Work task — The task calls for every line of the data to be retyped exactly.

[Stored items]
——

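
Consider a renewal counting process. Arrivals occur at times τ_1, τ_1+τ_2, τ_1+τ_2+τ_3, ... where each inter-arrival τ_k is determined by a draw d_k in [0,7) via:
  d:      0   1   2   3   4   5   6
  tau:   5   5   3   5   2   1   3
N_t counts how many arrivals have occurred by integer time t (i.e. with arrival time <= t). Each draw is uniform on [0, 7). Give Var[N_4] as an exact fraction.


3255846/5764801

Inter-arrival values over d=0..6: [5, 5, 3, 5, 2, 1, 3]
Each d has probability 1/7, so the pmf of τ is: f(1) = 1/7, f(2) = 1/7, f(3) = 2/7, f(5) = 3/7
Let p_n(j) = P(N_n = j), with p_0 = [1]. Condition on τ_1: p_n(0) = P(τ > n), and for j >= 1, p_n(j) = Σ_{k<=n} f(k)·p_{n−k}(j−1)
p_1 = [6/7, 1/7]  (j = 0..1)
p_2 = [5/7, 13/49, 1/49]  (j = 0..2)
p_3 = [3/7, 25/49, 20/343, 1/343]  (j = 0..3)
p_4 = [3/7, 20/49, 52/343, 27/2401, 1/2401]  (j = 0..4)
E[N_4] = Σ j·p_4(j) = 1793/2401;  E[N_4²] = Σ j²·p_4(j) = 55/49
Var[N_4] = 55/49 − (1793/2401)² = 3255846/5764801


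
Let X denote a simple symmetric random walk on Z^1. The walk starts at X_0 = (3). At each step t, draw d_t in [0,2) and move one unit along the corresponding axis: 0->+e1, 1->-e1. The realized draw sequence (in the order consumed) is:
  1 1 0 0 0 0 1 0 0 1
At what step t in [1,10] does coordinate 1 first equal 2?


t=0: X=(3), d=1 → -e1, X_1=(2)
t=1: X=(2), d=1 → -e1, X_2=(1)
t=2: X=(1), d=0 → +e1, X_3=(2)
t=3: X=(2), d=0 → +e1, X_4=(3)
t=4: X=(3), d=0 → +e1, X_5=(4)
t=5: X=(4), d=0 → +e1, X_6=(5)
t=6: X=(5), d=1 → -e1, X_7=(4)
t=7: X=(4), d=0 → +e1, X_8=(5)
t=8: X=(5), d=0 → +e1, X_9=(6)
t=9: X=(6), d=1 → -e1, X_10=(5)

1


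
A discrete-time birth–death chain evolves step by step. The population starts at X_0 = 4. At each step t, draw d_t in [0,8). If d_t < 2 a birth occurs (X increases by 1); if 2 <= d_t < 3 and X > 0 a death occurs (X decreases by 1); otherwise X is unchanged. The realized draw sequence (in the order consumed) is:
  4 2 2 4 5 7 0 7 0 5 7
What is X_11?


t=0: X=4, d=4 → hold, X_1=4
t=1: X=4, d=2 → death, X_2=3
t=2: X=3, d=2 → death, X_3=2
t=3: X=2, d=4 → hold, X_4=2
t=4: X=2, d=5 → hold, X_5=2
t=5: X=2, d=7 → hold, X_6=2
t=6: X=2, d=0 → birth, X_7=3
t=7: X=3, d=7 → hold, X_8=3
t=8: X=3, d=0 → birth, X_9=4
t=9: X=4, d=5 → hold, X_10=4
t=10: X=4, d=7 → hold, X_11=4

4


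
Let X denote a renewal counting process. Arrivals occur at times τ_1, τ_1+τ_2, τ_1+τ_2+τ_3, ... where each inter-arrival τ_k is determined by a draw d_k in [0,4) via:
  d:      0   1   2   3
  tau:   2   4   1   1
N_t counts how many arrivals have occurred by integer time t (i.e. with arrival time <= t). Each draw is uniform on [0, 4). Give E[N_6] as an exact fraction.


189/64

Inter-arrival values over d=0..3: [2, 4, 1, 1]
Each d has probability 1/4, so the pmf of τ is: f(1) = 1/2, f(2) = 1/4, f(4) = 1/4
Renewal equation for m(n) = E[N_n]: condition on τ_1 = k (if k <= n, one arrival plus a fresh copy on the remaining n−k steps): m(n) = F(n) + Σ_{k<=n} f(k)·m(n−k), where F(n) = P(τ <= n) and m(0) = 0
m(1) = F(1) = 1/2
m(2) = F(2) + f(1)·m(1) = 3/4 + 1/2·1/2 = 1
m(3) = F(3) + f(1)·m(2) + f(2)·m(1) = 3/4 + 1/2·1 + 1/4·1/2 = 11/8
m(4) = F(4) + f(1)·m(3) + f(2)·m(2) = 1 + 1/2·11/8 + 1/4·1 = 31/16
m(5) = F(5) + f(1)·m(4) + f(2)·m(3) + f(4)·m(1) = 1 + 1/2·31/16 + 1/4·11/8 + 1/4·1/2 = 39/16
m(6) = F(6) + f(1)·m(5) + f(2)·m(4) + f(4)·m(2) = 1 + 1/2·39/16 + 1/4·31/16 + 1/4·1 = 189/64
E[N_6] = m(6) = 189/64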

——

Exercise output —
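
Consider a renewal counting process. Arrivals occur at times τ_1, τ_1+τ_2, τ_1+τ_2+τ_3, ... where each inter-arrival τ_k is determined by a draw d_k in [0,7) via:
  d:      0   1   2   3   4   5   6
  tau:   5   5   3   5   2   1   3
N_t counts how many arrivals have occurred by integer time t (i.e. with arrival time <= t). Each draw is uniform on [0, 7). Give Var[N_4] as an exact fraction.


3255846/5764801

Inter-arrival values over d=0..6: [5, 5, 3, 5, 2, 1, 3]
Each d has probability 1/7, so the pmf of τ is: f(1) = 1/7, f(2) = 1/7, f(3) = 2/7, f(5) = 3/7
Let p_n(j) = P(N_n = j), with p_0 = [1]. Condition on τ_1: p_n(0) = P(τ > n), and for j >= 1, p_n(j) = Σ_{k<=n} f(k)·p_{n−k}(j−1)
p_1 = [6/7, 1/7]  (j = 0..1)
p_2 = [5/7, 13/49, 1/49]  (j = 0..2)
p_3 = [3/7, 25/49, 20/343, 1/343]  (j = 0..3)
p_4 = [3/7, 20/49, 52/343, 27/2401, 1/2401]  (j = 0..4)
E[N_4] = Σ j·p_4(j) = 1793/2401;  E[N_4²] = Σ j²·p_4(j) = 55/49
Var[N_4] = 55/49 − (1793/2401)² = 3255846/5764801


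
Let X denote a simple symmetric random walk on Z^1. The walk starts at X_0 = (3). At each step t, draw d_t in [0,2) and move one unit along the corresponding axis: 0->+e1, 1->-e1. The realized draw sequence (in the order consumed) is:
  1 1 0 0 0 0 1 0 0 1
At what step t in [1,10] does coordinate 1 first equal 2?


t=0: X=(3), d=1 → -e1, X_1=(2)
t=1: X=(2), d=1 → -e1, X_2=(1)
t=2: X=(1), d=0 → +e1, X_3=(2)
t=3: X=(2), d=0 → +e1, X_4=(3)
t=4: X=(3), d=0 → +e1, X_5=(4)
t=5: X=(4), d=0 → +e1, X_6=(5)
t=6: X=(5), d=1 → -e1, X_7=(4)
t=7: X=(4), d=0 → +e1, X_8=(5)
t=8: X=(5), d=0 → +e1, X_9=(6)
t=9: X=(6), d=1 → -e1, X_10=(5)

1


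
A discrete-time birth–death chain evolves step by step. The population starts at X_0 = 4. At each step t, draw d_t in [0,8). If d_t < 2 a birth occurs (X increases by 1); if 2 <= d_t < 3 and X > 0 a death occurs (X decreases by 1); otherwise X is unchanged. The realized draw sequence (in the order consumed) is:
  4 2 2 4 5 7 0 7 0 5 7
What is X_11?


t=0: X=4, d=4 → hold, X_1=4
t=1: X=4, d=2 → death, X_2=3
t=2: X=3, d=2 → death, X_3=2
t=3: X=2, d=4 → hold, X_4=2
t=4: X=2, d=5 → hold, X_5=2
t=5: X=2, d=7 → hold, X_6=2
t=6: X=2, d=0 → birth, X_7=3
t=7: X=3, d=7 → hold, X_8=3
t=8: X=3, d=0 → birth, X_9=4
t=9: X=4, d=5 → hold, X_10=4
t=10: X=4, d=7 → hold, X_11=4

4


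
Let X denote a renewal counting process. Arrivals occur at times τ_1, τ_1+τ_2, τ_1+τ_2+τ_3, ... where each inter-arrival τ_k is determined by a draw d_k in [0,4) via:
  d:      0   1   2   3
  tau:   2   4   1   1
N_t counts how many arrivals have occurred by integer time t (i.e. with arrival time <= t). Each draw is uniform on [0, 4). Give E[N_6] as an exact fraction.


189/64

Inter-arrival values over d=0..3: [2, 4, 1, 1]
Each d has probability 1/4, so the pmf of τ is: f(1) = 1/2, f(2) = 1/4, f(4) = 1/4
Renewal equation for m(n) = E[N_n]: condition on τ_1 = k (if k <= n, one arrival plus a fresh copy on the remaining n−k steps): m(n) = F(n) + Σ_{k<=n} f(k)·m(n−k), where F(n) = P(τ <= n) and m(0) = 0
m(1) = F(1) = 1/2
m(2) = F(2) + f(1)·m(1) = 3/4 + 1/2·1/2 = 1
m(3) = F(3) + f(1)·m(2) + f(2)·m(1) = 3/4 + 1/2·1 + 1/4·1/2 = 11/8
m(4) = F(4) + f(1)·m(3) + f(2)·m(2) = 1 + 1/2·11/8 + 1/4·1 = 31/16
m(5) = F(5) + f(1)·m(4) + f(2)·m(3) + f(4)·m(1) = 1 + 1/2·31/16 + 1/4·11/8 + 1/4·1/2 = 39/16
m(6) = F(6) + f(1)·m(5) + f(2)·m(4) + f(4)·m(2) = 1 + 1/2·39/16 + 1/4·31/16 + 1/4·1 = 189/64
E[N_6] = m(6) = 189/64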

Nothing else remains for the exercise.